**WHAT YOU SHOULD DO**: Filter this data down to the lines that hold "rawinsonde", and copy them.

**THE INPUT**:
════════════════

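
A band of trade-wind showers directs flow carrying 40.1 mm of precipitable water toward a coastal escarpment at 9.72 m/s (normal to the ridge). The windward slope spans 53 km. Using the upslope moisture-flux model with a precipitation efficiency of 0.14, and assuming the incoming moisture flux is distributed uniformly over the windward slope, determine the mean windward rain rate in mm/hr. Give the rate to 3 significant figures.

R ≈ 3.71 mm/hr

Incoming column moisture flux per unit ridge length: F = V × PW = 9.72 × 40.1 = 389.772 mm·m/s.
Spread over the 53 km slope with efficiency ε = 0.14: R = ε·F/W = 0.14 × 389.772 / 53000 m = 1.030e-03 mm/s.
R = 1.030e-03 × 3600 = 3.71 mm/hr.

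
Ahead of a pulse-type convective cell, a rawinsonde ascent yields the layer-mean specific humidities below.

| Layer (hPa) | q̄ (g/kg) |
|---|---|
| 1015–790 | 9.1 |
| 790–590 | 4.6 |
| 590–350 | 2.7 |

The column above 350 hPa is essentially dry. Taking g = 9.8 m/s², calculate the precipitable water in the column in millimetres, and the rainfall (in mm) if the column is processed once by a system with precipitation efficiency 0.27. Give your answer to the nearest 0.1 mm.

PW ≈ 36.9 mm; rainfall ≈ 10.0 mm

Precipitable water is the column-integrated vapour mass per unit area: PW = (1/g) Σ q̄ Δp, with q in kg/kg and Δp in Pa (1 kg/m² of water = 1 mm).
Layer 1015–790 hPa: Δp = 225 hPa = 22500 Pa, q̄ = 0.0091 kg/kg → 0.0091 × 22500 / 9.8 = 20.89 mm
Layer 790–590 hPa: Δp = 200 hPa = 20000 Pa, q̄ = 0.0046 kg/kg → 0.0046 × 20000 / 9.8 = 9.39 mm
Layer 590–350 hPa: Δp = 240 hPa = 24000 Pa, q̄ = 0.0027 kg/kg → 0.0027 × 24000 / 9.8 = 6.61 mm
PW = 20.89 + 9.39 + 6.61 = 36.89 ≈ 36.9 mm.
Rainfall = ε × PW = 0.27 × 36.9 = 10.0 mm.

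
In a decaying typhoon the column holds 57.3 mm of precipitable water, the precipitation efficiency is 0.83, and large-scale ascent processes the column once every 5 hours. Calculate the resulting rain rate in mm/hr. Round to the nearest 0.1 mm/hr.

Each overturning extracts ε × PW = 0.83 × 57.3 = 47.559 mm.
Rate = ε·PW / τ = 47.559 / 5 h = 9.5 mm/hr.

R ≈ 9.5 mm/hr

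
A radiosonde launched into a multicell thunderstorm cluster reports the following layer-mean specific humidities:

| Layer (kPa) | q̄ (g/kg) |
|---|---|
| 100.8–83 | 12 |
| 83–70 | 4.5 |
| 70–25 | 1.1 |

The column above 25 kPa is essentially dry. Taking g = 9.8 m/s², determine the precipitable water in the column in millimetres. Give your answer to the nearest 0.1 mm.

Precipitable water is the column-integrated vapour mass per unit area: PW = (1/g) Σ q̄ Δp, with q in kg/kg and Δp in Pa (1 kg/m² of water = 1 mm).
Layer 100.8–83 kPa: Δp = 178 hPa = 17800 Pa, q̄ = 0.012 kg/kg → 0.012 × 17800 / 9.8 = 21.80 mm
Layer 83–70 kPa: Δp = 130 hPa = 13000 Pa, q̄ = 0.0045 kg/kg → 0.0045 × 13000 / 9.8 = 5.97 mm
Layer 70–25 kPa: Δp = 450 hPa = 45000 Pa, q̄ = 0.0011 kg/kg → 0.0011 × 45000 / 9.8 = 5.05 mm
PW = 21.80 + 5.97 + 5.05 = 32.82 ≈ 32.8 mm.

PW ≈ 32.8 mm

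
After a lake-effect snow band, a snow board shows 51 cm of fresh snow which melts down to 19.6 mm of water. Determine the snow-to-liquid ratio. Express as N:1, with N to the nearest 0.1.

Ratio = snow depth / SWE = 510 mm / 19.6 mm = 26.0, i.e. 26.0:1.

ratio ≈ 26.0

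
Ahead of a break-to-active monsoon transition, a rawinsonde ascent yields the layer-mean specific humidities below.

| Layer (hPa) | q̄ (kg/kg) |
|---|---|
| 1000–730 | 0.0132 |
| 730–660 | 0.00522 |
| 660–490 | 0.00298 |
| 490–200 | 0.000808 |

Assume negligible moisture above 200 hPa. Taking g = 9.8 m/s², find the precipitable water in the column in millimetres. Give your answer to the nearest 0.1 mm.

PW ≈ 47.7 mm

Precipitable water is the column-integrated vapour mass per unit area: PW = (1/g) Σ q̄ Δp, with q in kg/kg and Δp in Pa (1 kg/m² of water = 1 mm).
Layer 1000–730 hPa: Δp = 270 hPa = 27000 Pa, q̄ = 0.0132 kg/kg → 0.0132 × 27000 / 9.8 = 36.37 mm
Layer 730–660 hPa: Δp = 70 hPa = 7000 Pa, q̄ = 0.00522 kg/kg → 0.00522 × 7000 / 9.8 = 3.73 mm
Layer 660–490 hPa: Δp = 170 hPa = 17000 Pa, q̄ = 0.00298 kg/kg → 0.00298 × 17000 / 9.8 = 5.17 mm
Layer 490–200 hPa: Δp = 290 hPa = 29000 Pa, q̄ = 0.000808 kg/kg → 0.000808 × 29000 / 9.8 = 2.39 mm
PW = 36.37 + 3.73 + 5.17 + 2.39 = 47.66 ≈ 47.7 mm.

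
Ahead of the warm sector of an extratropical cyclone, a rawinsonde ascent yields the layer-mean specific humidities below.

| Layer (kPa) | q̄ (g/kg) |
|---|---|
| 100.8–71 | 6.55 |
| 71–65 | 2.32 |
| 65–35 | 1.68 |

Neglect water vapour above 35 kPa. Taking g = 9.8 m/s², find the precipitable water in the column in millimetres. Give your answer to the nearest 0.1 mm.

Precipitable water is the column-integrated vapour mass per unit area: PW = (1/g) Σ q̄ Δp, with q in kg/kg and Δp in Pa (1 kg/m² of water = 1 mm).
Layer 100.8–71 kPa: Δp = 298 hPa = 29800 Pa, q̄ = 0.00655 kg/kg → 0.00655 × 29800 / 9.8 = 19.92 mm
Layer 71–65 kPa: Δp = 60 hPa = 6000 Pa, q̄ = 0.00232 kg/kg → 0.00232 × 6000 / 9.8 = 1.42 mm
Layer 65–35 kPa: Δp = 300 hPa = 30000 Pa, q̄ = 0.00168 kg/kg → 0.00168 × 30000 / 9.8 = 5.14 mm
PW = 19.92 + 1.42 + 5.14 = 26.48 ≈ 26.5 mm.

PW ≈ 26.5 mm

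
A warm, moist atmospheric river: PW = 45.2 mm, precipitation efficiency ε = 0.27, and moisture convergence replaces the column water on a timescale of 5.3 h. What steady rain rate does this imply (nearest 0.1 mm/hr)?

R ≈ 2.3 mm/hr

Each overturning extracts ε × PW = 0.27 × 45.2 = 12.204 mm.
Rate = ε·PW / τ = 12.204 / 5.3 h = 2.3 mm/hr.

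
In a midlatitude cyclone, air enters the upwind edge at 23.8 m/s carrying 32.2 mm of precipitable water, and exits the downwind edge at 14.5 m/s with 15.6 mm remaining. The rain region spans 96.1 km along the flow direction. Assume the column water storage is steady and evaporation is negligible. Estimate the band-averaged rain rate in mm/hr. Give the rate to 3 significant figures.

R ≈ 20.2 mm/hr

Column moisture flux per unit crosswind length is F = V × PW.
Inflow: F_in = 23.8 × 32.2 = 766.36 mm·m/s
Outflow: F_out = 14.5 × 15.6 = 226.2 mm·m/s
Steady-state rate R = (F_in − F_out)/L = (766.36 − 226.2) / 96100 m = 5.621e-03 mm/s.
R = 5.621e-03 × 3600 = 20.2 mm/hr.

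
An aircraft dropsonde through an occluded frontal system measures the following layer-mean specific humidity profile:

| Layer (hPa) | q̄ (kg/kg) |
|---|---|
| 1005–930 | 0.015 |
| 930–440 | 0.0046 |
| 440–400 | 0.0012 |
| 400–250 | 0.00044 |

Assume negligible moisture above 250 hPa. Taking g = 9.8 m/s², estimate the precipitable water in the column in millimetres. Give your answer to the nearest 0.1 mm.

Precipitable water is the column-integrated vapour mass per unit area: PW = (1/g) Σ q̄ Δp, with q in kg/kg and Δp in Pa (1 kg/m² of water = 1 mm).
Layer 1005–930 hPa: Δp = 75 hPa = 7500 Pa, q̄ = 0.015 kg/kg → 0.015 × 7500 / 9.8 = 11.48 mm
Layer 930–440 hPa: Δp = 490 hPa = 49000 Pa, q̄ = 0.0046 kg/kg → 0.0046 × 49000 / 9.8 = 23.00 mm
Layer 440–400 hPa: Δp = 40 hPa = 4000 Pa, q̄ = 0.0012 kg/kg → 0.0012 × 4000 / 9.8 = 0.49 mm
Layer 400–250 hPa: Δp = 150 hPa = 15000 Pa, q̄ = 0.00044 kg/kg → 0.00044 × 15000 / 9.8 = 0.67 mm
PW = 11.48 + 23.00 + 0.49 + 0.67 = 35.64 ≈ 35.6 mm.

PW ≈ 35.6 mm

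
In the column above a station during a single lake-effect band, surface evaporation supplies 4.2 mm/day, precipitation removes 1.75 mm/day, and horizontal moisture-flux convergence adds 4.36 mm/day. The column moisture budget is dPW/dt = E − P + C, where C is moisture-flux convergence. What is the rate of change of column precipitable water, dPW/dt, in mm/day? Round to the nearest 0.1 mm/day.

dPW/dt = E − P + C = 4.2 − 1.75 + (4.36) = 6.8 mm/day.

dPW/dt ≈ 6.8 mm/day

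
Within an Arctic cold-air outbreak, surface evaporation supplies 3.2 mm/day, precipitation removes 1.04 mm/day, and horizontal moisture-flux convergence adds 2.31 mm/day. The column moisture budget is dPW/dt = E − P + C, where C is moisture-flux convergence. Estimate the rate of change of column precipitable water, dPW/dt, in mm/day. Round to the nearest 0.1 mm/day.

dPW/dt = E − P + C = 3.2 − 1.04 + (2.31) = 4.5 mm/day.

dPW/dt ≈ 4.5 mm/day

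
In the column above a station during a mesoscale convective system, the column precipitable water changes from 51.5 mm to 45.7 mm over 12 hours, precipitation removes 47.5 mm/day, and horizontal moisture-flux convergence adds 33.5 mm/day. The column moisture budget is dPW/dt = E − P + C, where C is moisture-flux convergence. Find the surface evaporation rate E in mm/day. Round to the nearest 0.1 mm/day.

E ≈ 2.4 mm/day

dPW/dt = (45.7 − 51.5) mm / (12/24 day) = -11.600 mm/day.
E = dPW/dt + P − C = (-11.600) + 47.5 − (33.5) = 2.4 mm/day.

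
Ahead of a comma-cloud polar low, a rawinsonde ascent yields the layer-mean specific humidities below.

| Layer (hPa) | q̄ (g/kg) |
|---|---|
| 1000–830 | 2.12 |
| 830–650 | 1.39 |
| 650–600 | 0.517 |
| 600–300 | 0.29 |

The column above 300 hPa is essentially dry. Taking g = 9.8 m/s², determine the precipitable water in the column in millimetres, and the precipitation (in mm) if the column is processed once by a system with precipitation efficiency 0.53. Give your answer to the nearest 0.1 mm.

Precipitable water is the column-integrated vapour mass per unit area: PW = (1/g) Σ q̄ Δp, with q in kg/kg and Δp in Pa (1 kg/m² of water = 1 mm).
Layer 1000–830 hPa: Δp = 170 hPa = 17000 Pa, q̄ = 0.00212 kg/kg → 0.00212 × 17000 / 9.8 = 3.68 mm
Layer 830–650 hPa: Δp = 180 hPa = 18000 Pa, q̄ = 0.00139 kg/kg → 0.00139 × 18000 / 9.8 = 2.55 mm
Layer 650–600 hPa: Δp = 50 hPa = 5000 Pa, q̄ = 0.000517 kg/kg → 0.000517 × 5000 / 9.8 = 0.26 mm
Layer 600–300 hPa: Δp = 300 hPa = 30000 Pa, q̄ = 0.00029 kg/kg → 0.00029 × 30000 / 9.8 = 0.89 mm
PW = 3.68 + 2.55 + 0.26 + 0.89 = 7.38 ≈ 7.4 mm.
Precipitation = ε × PW = 0.53 × 7.4 = 3.9 mm.

PW ≈ 7.4 mm; precipitation ≈ 3.9 mm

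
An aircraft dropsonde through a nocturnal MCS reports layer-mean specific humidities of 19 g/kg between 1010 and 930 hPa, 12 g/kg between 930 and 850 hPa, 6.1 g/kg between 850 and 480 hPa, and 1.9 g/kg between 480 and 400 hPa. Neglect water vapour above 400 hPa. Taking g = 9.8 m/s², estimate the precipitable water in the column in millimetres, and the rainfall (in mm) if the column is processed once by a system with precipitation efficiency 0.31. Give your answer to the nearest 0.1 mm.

Precipitable water is the column-integrated vapour mass per unit area: PW = (1/g) Σ q̄ Δp, with q in kg/kg and Δp in Pa (1 kg/m² of water = 1 mm).
Layer 1010–930 hPa: Δp = 80 hPa = 8000 Pa, q̄ = 0.019 kg/kg → 0.019 × 8000 / 9.8 = 15.51 mm
Layer 930–850 hPa: Δp = 80 hPa = 8000 Pa, q̄ = 0.012 kg/kg → 0.012 × 8000 / 9.8 = 9.80 mm
Layer 850–480 hPa: Δp = 370 hPa = 37000 Pa, q̄ = 0.0061 kg/kg → 0.0061 × 37000 / 9.8 = 23.03 mm
Layer 480–400 hPa: Δp = 80 hPa = 8000 Pa, q̄ = 0.0019 kg/kg → 0.0019 × 8000 / 9.8 = 1.55 mm
PW = 15.51 + 9.80 + 23.03 + 1.55 = 49.89 ≈ 49.9 mm.
Rainfall = ε × PW = 0.31 × 49.9 = 15.5 mm.

PW ≈ 49.9 mm; rainfall ≈ 15.5 mm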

════════════════

**SOLUTION**:
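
Ahead of a pulse-type convective cell, a rawinsonde ascent yields the layer-mean specific humidities below.
Ahead of a break-to-active monsoon transition, a rawinsonde ascent yields the layer-mean specific humidities below.
Ahead of the warm sector of an extratropical cyclone, a rawinsonde ascent yields the layer-mean specific humidities below.
Ahead of a comma-cloud polar low, a rawinsonde ascent yields the layer-mean specific humidities below.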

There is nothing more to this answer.